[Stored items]
>>>

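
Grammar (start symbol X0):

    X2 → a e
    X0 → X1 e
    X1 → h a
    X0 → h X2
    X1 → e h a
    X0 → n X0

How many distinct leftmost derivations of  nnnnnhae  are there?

Parse trees for nnnnnhae:
  [X0 n [X0 n [X0 n [X0 n [X0 n [X0 [X1 h a] e]]]]]]
  [X0 n [X0 n [X0 n [X0 n [X0 n [X0 h [X2 a e]]]]]]]

2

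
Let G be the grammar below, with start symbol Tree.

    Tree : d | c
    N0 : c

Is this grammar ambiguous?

Only Tree is reachable from Tree; ignoring the rest: Each reachable nonterminal has at most one production per leading terminal, and all productions are right-linear; the derivation is determined token-by-token.

Unambiguous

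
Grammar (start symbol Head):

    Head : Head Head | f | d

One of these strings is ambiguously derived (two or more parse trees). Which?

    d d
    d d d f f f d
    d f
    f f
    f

d d d f f f d

d d: 1 tree
d d d f f f d: 132 trees
d f: 1 tree
f f: 1 tree
f: 1 tree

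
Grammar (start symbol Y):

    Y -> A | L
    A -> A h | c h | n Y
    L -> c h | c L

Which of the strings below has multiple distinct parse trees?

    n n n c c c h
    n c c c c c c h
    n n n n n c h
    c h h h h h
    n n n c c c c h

n n n n n c h

n n n c c c h: 1 tree
n c c c c c c h: 1 tree
n n n n n c h: 2 trees
c h h h h h: 1 tree
n n n c c c c h: 1 tree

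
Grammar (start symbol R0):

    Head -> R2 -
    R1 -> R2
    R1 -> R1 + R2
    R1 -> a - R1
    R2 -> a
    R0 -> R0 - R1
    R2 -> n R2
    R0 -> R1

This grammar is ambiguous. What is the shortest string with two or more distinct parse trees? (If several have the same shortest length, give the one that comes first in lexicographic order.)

length 1: no string has ≥2 trees
length 2: no string has ≥2 trees
length 3: a - a has 2 parse trees

Two derivations of a - a:
  R0 ⇒ R0 - R1 ⇒ R1 - R1 ⇒ R2 - R1 ⇒ a - R1 ⇒ a - R2 ⇒ a - a
  R0 ⇒ R1 ⇒ a - R1 ⇒ a - R2 ⇒ a - a

a - a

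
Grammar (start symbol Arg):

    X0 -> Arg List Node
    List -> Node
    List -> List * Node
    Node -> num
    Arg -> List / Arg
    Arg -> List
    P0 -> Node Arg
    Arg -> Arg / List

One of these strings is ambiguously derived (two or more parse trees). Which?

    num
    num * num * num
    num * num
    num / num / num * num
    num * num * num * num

num: 1 tree
num * num * num: 1 tree
num * num: 1 tree
num / num / num * num: 4 trees
num * num * num * num: 1 tree

num / num / num * num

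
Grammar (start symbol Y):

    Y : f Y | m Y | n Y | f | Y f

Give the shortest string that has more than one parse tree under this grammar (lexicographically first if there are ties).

length 1: no string has ≥2 trees
length 2: f f has 2 parse trees

Two derivations of f f:
  Y ⇒ f Y ⇒ f f
  Y ⇒ Y f ⇒ f f

f f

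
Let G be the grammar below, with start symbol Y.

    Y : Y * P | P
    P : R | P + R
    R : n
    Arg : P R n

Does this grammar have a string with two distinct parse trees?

(Arg is unreachable from Y, so its rules don't affect L(Y).) The grammar is stratified — Y handles '*' (left-recursive), P handles '+', R atoms. Each operator has a fixed associativity and precedence level, so every string has one parse.

Unambiguous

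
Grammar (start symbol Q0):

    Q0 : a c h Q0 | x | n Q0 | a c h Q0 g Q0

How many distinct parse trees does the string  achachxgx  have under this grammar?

2

Parse trees for achachxgx:
  [Q0 a c h [Q0 a c h [Q0 x] g [Q0 x]]]
  [Q0 a c h [Q0 a c h [Q0 x]] g [Q0 x]]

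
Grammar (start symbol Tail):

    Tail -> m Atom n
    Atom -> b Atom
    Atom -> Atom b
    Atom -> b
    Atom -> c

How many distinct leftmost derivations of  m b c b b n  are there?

Parse trees for m b c b b n:
  [Tail m [Atom b [Atom [Atom [Atom c] b] b]] n]
  [Tail m [Atom [Atom b [Atom [Atom c] b]] b] n]
  [Tail m [Atom [Atom [Atom b [Atom c]] b] b] n]

3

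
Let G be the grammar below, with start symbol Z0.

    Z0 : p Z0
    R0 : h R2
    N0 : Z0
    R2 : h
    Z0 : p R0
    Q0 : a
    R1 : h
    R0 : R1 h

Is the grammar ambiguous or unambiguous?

Ambiguous

Witness: p h h

Derivation 1: Z0 ⇒ p R0 ⇒ p h R2 ⇒ p h h
Derivation 2: Z0 ⇒ p R0 ⇒ p R1 h ⇒ p h h

Two distinct leftmost derivations for the same string.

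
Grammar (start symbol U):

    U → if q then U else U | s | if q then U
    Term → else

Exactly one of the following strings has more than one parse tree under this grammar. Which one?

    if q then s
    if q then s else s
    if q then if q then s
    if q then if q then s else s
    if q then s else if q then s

if q then s: 1 tree
if q then s else s: 1 tree
if q then if q then s: 1 tree
if q then if q then s else s: 2 trees
if q then s else if q then s: 1 tree

if q then if q then s else s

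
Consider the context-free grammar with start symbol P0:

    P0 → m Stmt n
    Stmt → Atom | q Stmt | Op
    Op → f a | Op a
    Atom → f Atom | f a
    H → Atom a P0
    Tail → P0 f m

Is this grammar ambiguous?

Witness: m f a n

Derivation 1: P0 ⇒ m Stmt n ⇒ m Atom n ⇒ m f a n
Derivation 2: P0 ⇒ m Stmt n ⇒ m Op n ⇒ m f a n

Two distinct leftmost derivations for the same string.

Ambiguous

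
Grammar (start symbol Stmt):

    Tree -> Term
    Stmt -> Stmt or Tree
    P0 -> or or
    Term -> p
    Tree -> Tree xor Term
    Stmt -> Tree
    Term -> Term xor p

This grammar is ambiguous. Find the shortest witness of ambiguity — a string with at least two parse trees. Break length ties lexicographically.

length 1: no string has ≥2 trees
length 3: p xor p has 2 parse trees

Two derivations of p xor p:
  Stmt ⇒ Tree ⇒ Term ⇒ Term xor p ⇒ p xor p
  Stmt ⇒ Tree ⇒ Tree xor Term ⇒ Term xor Term ⇒ p xor Term ⇒ p xor p

p xor p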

<<<

Exercise requirements:
Every entry is to be repeated exactly as it stands.

Exercise output:
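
Grammar (start symbol X0):

    X2 → a e
    X0 → X1 e
    X1 → h a
    X0 → h X2
    X1 → e h a
    X0 → n X0

How many distinct leftmost derivations of  nnnnnhae  are there?

Parse trees for nnnnnhae:
  [X0 n [X0 n [X0 n [X0 n [X0 n [X0 [X1 h a] e]]]]]]
  [X0 n [X0 n [X0 n [X0 n [X0 n [X0 h [X2 a e]]]]]]]

2

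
Let G be the grammar below, with start symbol Tree.

    Tree : d | c
    N0 : c

Is this grammar ambiguous?

Only Tree is reachable from Tree; ignoring the rest: Each reachable nonterminal has at most one production per leading terminal, and all productions are right-linear; the derivation is determined token-by-token.

Unambiguous

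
Grammar (start symbol Head):

    Head : Head Head | f | d

One of these strings is ambiguously derived (two or more parse trees). Which?

    d d
    d d d f f f d
    d f
    f f
    f

d d d f f f d

d d: 1 tree
d d d f f f d: 132 trees
d f: 1 tree
f f: 1 tree
f: 1 tree

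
Grammar (start symbol Y):

    Y -> A | L
    A -> A h | c h | n Y
    L -> c h | c L

Which of the strings below has multiple distinct parse trees?

    n n n c c c h
    n c c c c c c h
    n n n n n c h
    c h h h h h
    n n n c c c c h

n n n n n c h

n n n c c c h: 1 tree
n c c c c c c h: 1 tree
n n n n n c h: 2 trees
c h h h h h: 1 tree
n n n c c c c h: 1 tree

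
Grammar (start symbol R0):

    Head -> R2 -
    R1 -> R2
    R1 -> R1 + R2
    R1 -> a - R1
    R2 -> a
    R0 -> R0 - R1
    R2 -> n R2
    R0 -> R1

This grammar is ambiguous. What is the shortest string with two or more distinct parse trees? (If several have the same shortest length, give the one that comes first in lexicographic order.)

length 1: no string has ≥2 trees
length 2: no string has ≥2 trees
length 3: a - a has 2 parse trees

Two derivations of a - a:
  R0 ⇒ R0 - R1 ⇒ R1 - R1 ⇒ R2 - R1 ⇒ a - R1 ⇒ a - R2 ⇒ a - a
  R0 ⇒ R1 ⇒ a - R1 ⇒ a - R2 ⇒ a - a

a - a

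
Grammar (start symbol Arg):

    X0 -> Arg List Node
    List -> Node
    List -> List * Node
    Node -> num
    Arg -> List / Arg
    Arg -> List
    P0 -> Node Arg
    Arg -> Arg / List

One of these strings is ambiguously derived (two or more parse trees). Which?

    num
    num * num * num
    num * num
    num / num / num * num
    num * num * num * num

num: 1 tree
num * num * num: 1 tree
num * num: 1 tree
num / num / num * num: 4 trees
num * num * num * num: 1 tree

num / num / num * num

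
Grammar (start symbol Y):

    Y : f Y | m Y | n Y | f | Y f

Give the shortest string that has more than one parse tree under this grammar (lexicographically first if there are ties).

length 1: no string has ≥2 trees
length 2: f f has 2 parse trees

Two derivations of f f:
  Y ⇒ f Y ⇒ f f
  Y ⇒ Y f ⇒ f f

f f

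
Let G be the grammar below, with start symbol Y.

    Y : Y * P | P
    P : R | P + R
    R : n
    Arg : P R n

Does this grammar have a string with two distinct parse trees?

(Arg is unreachable from Y, so its rules don't affect L(Y).) The grammar is stratified — Y handles '*' (left-recursive), P handles '+', R atoms. Each operator has a fixed associativity and precedence level, so every string has one parse.

Unambiguous

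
Grammar (start symbol Q0):

    Q0 : a c h Q0 | x | n Q0 | a c h Q0 g Q0

How many distinct parse trees does the string  achachxgx  have under this grammar?

2

Parse trees for achachxgx:
  [Q0 a c h [Q0 a c h [Q0 x] g [Q0 x]]]
  [Q0 a c h [Q0 a c h [Q0 x]] g [Q0 x]]

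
Grammar (start symbol Tail):

    Tail -> m Atom n
    Atom -> b Atom
    Atom -> Atom b
    Atom -> b
    Atom -> c

How many distinct leftmost derivations of  m b c b b n  are there?

Parse trees for m b c b b n:
  [Tail m [Atom b [Atom [Atom [Atom c] b] b]] n]
  [Tail m [Atom [Atom b [Atom [Atom c] b]] b] n]
  [Tail m [Atom [Atom [Atom b [Atom c]] b] b] n]

3

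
Let G be the grammar below, with start symbol Z0.

    Z0 : p Z0
    R0 : h R2
    N0 : Z0
    R2 : h
    Z0 : p R0
    Q0 : a
    R1 : h
    R0 : R1 h

Is the grammar ambiguous or unambiguous?

Ambiguous

Witness: p h h

Derivation 1: Z0 ⇒ p R0 ⇒ p h R2 ⇒ p h h
Derivation 2: Z0 ⇒ p R0 ⇒ p R1 h ⇒ p h h

Two distinct leftmost derivations for the same string.

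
Grammar (start symbol U):

    U → if q then U else U | s | if q then U
    Term → else

Exactly one of the following strings has more than one parse tree under this grammar. Which one?

    if q then s
    if q then s else s
    if q then if q then s
    if q then if q then s else s
    if q then s else if q then s

if q then s: 1 tree
if q then s else s: 1 tree
if q then if q then s: 1 tree
if q then if q then s else s: 2 trees
if q then s else if q then s: 1 tree

if q then if q then s else s

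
Consider the context-free grammar with start symbol P0:

    P0 → m Stmt n
    Stmt → Atom | q Stmt | Op
    Op → f a | Op a
    Atom → f Atom | f a
    H → Atom a P0
    Tail → P0 f m

Is this grammar ambiguous?

Witness: m f a n

Derivation 1: P0 ⇒ m Stmt n ⇒ m Atom n ⇒ m f a n
Derivation 2: P0 ⇒ m Stmt n ⇒ m Op n ⇒ m f a n

Two distinct leftmost derivations for the same string.

Ambiguous

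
Grammar (start symbol Stmt):

    Tree -> Term
    Stmt -> Stmt or Tree
    P0 -> or or
    Term -> p
    Tree -> Tree xor Term
    Stmt -> Tree
    Term -> Term xor p

This grammar is ambiguous. Find the shortest witness of ambiguity — a string with at least two parse trees. Break length ties lexicographically.

length 1: no string has ≥2 trees
length 3: p xor p has 2 parse trees

Two derivations of p xor p:
  Stmt ⇒ Tree ⇒ Term ⇒ Term xor p ⇒ p xor p
  Stmt ⇒ Tree ⇒ Tree xor Term ⇒ Term xor Term ⇒ p xor Term ⇒ p xor p

p xor p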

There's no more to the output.